> _PROBLEM REQUIREMENTS_:
Check every line below for the string "sheet", and copy the lines that contain it.

─── RECORDS FOR THE EXERCISE

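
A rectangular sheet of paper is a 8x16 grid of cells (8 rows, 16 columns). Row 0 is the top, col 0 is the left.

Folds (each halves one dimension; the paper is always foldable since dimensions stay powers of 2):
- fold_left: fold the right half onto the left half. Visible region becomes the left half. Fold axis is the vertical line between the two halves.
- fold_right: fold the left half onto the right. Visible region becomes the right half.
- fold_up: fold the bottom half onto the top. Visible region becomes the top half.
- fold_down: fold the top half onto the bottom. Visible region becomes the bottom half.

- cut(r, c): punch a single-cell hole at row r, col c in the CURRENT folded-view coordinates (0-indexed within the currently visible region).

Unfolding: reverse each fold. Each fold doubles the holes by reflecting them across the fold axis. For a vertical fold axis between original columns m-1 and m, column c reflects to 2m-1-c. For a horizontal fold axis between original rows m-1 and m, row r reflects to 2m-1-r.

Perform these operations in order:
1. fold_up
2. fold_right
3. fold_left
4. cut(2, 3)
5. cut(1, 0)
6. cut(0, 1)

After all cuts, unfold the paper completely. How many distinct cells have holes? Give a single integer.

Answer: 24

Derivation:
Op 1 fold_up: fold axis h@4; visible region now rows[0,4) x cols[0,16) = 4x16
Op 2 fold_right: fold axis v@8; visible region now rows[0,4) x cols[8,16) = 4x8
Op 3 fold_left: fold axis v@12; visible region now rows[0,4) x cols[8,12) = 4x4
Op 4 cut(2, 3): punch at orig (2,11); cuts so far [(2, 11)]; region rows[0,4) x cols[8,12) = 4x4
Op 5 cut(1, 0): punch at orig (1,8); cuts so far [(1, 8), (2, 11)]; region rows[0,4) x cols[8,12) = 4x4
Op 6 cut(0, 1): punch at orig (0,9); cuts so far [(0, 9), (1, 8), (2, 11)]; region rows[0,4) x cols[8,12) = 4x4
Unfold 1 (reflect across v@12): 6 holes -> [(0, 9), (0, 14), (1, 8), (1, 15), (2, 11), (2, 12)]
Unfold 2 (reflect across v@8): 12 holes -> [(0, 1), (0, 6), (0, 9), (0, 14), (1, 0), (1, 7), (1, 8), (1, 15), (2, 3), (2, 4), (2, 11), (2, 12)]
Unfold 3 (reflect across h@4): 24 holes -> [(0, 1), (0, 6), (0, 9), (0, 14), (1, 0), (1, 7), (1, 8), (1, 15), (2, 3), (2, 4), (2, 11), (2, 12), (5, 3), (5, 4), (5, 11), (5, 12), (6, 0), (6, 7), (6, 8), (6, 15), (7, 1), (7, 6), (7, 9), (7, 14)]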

──────
─── RECORDS FOR THE EXERCISE

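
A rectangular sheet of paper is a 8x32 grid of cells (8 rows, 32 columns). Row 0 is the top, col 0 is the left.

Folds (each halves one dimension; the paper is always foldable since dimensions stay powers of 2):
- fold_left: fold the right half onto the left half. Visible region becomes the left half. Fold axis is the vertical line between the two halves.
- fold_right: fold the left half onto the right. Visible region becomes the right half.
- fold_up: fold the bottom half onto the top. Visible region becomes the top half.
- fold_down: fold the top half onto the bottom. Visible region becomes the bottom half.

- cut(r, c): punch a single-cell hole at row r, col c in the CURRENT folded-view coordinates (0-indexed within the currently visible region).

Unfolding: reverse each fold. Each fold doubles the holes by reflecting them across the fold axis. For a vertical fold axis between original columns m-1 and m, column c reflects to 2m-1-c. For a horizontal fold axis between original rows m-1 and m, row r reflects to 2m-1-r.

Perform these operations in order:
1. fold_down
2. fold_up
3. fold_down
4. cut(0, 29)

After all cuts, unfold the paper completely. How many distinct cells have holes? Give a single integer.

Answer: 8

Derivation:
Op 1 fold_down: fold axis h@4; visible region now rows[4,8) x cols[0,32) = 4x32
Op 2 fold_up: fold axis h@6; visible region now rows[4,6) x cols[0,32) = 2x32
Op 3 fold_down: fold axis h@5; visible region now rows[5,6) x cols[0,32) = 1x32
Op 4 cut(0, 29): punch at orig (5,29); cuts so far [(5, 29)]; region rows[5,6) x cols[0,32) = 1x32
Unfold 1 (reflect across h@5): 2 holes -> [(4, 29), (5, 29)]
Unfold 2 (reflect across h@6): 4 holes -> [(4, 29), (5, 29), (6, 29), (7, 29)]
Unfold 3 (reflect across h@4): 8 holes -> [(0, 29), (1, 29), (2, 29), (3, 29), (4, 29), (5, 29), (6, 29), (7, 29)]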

──────

> _EXERCISE OUTPUT_:
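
A rectangular sheet of paper is a 8x16 grid of cells (8 rows, 16 columns). Row 0 is the top, col 0 is the left.
A rectangular sheet of paper is a 8x32 grid of cells (8 rows, 32 columns). Row 0 is the top, col 0 is the left.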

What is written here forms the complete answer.